[Given information]

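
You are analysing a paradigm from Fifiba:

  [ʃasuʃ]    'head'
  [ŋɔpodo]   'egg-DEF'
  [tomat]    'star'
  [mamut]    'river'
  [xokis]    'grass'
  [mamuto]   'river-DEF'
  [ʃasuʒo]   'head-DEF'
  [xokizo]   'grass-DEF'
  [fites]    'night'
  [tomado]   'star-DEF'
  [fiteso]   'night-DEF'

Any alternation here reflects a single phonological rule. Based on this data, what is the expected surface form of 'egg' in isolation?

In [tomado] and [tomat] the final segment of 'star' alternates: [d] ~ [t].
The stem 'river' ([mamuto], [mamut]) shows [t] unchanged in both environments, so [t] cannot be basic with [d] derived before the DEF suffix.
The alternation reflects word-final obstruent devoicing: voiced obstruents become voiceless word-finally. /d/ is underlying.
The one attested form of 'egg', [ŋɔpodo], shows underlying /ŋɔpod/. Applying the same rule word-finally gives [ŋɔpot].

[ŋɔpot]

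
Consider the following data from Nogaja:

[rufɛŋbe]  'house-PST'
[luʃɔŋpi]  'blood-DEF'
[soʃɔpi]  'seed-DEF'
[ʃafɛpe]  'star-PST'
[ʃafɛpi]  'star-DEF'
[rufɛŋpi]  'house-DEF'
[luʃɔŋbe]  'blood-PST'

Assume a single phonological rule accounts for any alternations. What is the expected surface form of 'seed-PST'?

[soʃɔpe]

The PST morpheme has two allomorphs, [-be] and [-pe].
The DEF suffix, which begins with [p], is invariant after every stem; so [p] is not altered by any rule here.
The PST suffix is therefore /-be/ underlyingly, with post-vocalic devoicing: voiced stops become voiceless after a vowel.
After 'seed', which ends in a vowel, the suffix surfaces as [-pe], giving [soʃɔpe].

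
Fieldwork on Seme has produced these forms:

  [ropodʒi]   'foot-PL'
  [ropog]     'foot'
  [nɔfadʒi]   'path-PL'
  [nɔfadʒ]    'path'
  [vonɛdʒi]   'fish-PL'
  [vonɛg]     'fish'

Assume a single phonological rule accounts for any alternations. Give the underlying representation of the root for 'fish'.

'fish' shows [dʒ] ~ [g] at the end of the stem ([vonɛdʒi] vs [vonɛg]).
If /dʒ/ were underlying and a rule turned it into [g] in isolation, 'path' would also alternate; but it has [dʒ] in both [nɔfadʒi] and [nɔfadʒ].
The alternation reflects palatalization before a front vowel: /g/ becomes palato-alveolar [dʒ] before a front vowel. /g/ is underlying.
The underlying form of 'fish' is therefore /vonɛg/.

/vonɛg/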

[/Given information]
[Given information]

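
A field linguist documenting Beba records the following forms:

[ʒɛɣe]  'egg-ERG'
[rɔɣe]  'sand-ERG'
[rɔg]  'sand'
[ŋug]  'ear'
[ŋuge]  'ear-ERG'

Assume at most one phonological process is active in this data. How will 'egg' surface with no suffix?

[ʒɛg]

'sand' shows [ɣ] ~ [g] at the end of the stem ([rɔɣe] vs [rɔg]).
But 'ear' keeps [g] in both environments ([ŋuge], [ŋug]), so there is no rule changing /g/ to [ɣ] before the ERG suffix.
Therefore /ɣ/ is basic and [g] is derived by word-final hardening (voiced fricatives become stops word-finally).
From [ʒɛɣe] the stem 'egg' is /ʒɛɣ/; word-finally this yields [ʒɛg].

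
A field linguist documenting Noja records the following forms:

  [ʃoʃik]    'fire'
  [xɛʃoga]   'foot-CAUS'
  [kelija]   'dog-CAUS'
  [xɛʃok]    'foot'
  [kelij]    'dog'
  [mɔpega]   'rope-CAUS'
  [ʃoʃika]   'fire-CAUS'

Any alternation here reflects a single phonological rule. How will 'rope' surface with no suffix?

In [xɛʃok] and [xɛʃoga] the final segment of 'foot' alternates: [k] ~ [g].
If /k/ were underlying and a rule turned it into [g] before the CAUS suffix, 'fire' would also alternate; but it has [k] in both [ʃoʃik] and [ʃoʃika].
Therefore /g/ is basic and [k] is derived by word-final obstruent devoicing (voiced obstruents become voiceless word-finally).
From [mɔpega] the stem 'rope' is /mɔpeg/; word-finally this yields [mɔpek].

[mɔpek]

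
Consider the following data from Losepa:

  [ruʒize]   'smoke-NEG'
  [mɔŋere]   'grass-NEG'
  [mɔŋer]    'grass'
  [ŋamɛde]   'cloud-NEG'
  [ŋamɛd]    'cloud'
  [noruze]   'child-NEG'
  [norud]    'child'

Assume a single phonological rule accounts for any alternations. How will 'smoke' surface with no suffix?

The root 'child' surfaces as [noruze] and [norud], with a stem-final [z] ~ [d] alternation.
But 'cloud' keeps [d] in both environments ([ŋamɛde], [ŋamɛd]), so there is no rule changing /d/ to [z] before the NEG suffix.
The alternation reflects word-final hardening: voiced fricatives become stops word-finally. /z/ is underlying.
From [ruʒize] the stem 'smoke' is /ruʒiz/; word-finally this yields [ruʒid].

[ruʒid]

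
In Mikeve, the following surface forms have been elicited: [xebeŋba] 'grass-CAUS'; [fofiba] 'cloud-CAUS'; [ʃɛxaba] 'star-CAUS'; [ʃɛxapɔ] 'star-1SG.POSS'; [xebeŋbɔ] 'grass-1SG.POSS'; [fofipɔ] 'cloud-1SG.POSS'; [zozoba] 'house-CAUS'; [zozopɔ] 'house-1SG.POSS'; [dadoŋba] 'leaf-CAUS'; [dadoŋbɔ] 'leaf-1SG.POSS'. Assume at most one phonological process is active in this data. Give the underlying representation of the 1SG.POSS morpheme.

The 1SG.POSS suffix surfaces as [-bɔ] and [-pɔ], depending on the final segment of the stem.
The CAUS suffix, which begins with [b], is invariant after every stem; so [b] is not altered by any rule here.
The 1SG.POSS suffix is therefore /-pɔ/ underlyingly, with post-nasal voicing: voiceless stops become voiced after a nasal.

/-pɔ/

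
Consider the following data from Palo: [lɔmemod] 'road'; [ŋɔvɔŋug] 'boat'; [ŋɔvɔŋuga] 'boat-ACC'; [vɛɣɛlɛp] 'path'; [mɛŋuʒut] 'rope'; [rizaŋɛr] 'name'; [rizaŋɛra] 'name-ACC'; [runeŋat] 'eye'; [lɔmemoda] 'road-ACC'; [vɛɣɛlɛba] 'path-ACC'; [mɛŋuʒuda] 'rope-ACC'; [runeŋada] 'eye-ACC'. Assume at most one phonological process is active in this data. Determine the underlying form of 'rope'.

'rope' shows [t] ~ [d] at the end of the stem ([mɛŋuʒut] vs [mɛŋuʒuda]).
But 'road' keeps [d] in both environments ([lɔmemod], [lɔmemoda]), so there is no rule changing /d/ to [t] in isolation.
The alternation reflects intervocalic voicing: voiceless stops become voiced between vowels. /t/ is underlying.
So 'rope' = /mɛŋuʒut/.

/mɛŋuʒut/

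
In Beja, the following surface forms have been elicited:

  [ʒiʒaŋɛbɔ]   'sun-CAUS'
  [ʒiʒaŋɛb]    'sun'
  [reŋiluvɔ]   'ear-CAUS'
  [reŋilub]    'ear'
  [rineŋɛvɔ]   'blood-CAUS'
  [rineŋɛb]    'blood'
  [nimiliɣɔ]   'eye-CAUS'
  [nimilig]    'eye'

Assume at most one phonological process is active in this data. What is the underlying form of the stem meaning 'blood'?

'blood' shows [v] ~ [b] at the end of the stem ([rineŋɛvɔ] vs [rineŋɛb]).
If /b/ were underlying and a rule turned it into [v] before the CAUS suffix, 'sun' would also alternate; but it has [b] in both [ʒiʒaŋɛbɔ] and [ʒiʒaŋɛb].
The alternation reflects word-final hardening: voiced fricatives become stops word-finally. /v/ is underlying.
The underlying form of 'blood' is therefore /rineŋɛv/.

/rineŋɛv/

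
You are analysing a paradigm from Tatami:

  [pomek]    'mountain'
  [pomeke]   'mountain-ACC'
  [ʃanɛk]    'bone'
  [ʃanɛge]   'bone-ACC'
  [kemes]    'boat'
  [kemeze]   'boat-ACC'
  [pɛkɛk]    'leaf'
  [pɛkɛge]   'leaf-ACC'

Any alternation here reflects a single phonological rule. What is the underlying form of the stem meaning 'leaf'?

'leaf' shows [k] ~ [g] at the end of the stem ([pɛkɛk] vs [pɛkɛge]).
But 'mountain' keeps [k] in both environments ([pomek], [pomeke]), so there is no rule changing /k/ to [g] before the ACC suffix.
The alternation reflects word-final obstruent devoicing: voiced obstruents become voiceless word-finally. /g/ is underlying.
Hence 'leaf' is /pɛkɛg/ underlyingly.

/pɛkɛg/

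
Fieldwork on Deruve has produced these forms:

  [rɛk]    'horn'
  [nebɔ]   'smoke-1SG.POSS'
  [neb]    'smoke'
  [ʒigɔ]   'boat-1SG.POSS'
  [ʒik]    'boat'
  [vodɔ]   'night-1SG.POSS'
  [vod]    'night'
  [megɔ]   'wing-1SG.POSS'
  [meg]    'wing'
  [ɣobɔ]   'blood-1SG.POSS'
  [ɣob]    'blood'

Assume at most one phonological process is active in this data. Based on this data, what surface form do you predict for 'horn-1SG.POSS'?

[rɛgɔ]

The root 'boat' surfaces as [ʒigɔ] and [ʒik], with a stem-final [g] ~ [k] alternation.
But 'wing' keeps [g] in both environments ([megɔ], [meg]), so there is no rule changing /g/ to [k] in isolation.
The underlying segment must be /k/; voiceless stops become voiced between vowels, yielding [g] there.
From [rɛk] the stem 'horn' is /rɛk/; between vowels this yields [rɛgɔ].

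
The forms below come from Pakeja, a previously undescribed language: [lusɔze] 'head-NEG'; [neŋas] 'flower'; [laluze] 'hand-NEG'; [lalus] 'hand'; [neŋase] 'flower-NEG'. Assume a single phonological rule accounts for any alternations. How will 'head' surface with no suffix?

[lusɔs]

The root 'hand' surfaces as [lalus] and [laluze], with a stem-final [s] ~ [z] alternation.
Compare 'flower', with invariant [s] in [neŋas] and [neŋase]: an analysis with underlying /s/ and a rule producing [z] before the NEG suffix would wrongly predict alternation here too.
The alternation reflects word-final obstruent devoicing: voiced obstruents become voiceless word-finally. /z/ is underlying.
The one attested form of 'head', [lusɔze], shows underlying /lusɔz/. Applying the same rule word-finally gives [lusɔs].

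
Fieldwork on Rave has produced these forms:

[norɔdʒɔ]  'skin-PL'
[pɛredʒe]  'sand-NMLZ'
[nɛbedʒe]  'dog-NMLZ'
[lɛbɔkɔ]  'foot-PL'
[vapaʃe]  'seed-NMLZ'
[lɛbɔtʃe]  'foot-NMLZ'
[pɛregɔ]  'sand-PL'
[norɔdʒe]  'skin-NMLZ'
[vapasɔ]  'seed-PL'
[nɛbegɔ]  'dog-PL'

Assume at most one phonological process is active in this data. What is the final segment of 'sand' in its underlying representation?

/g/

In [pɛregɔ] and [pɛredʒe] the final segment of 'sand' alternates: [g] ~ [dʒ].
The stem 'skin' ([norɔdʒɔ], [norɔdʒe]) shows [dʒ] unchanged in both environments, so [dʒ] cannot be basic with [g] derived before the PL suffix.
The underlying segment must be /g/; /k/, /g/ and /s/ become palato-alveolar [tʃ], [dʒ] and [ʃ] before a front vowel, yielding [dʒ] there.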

[/Given information]

▸ Your task
Would you filter the records and copy each line that contains the word "documenting"?

▸ Problem solution
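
A field linguist documenting Beba records the following forms:
A field linguist documenting Noja records the following forms: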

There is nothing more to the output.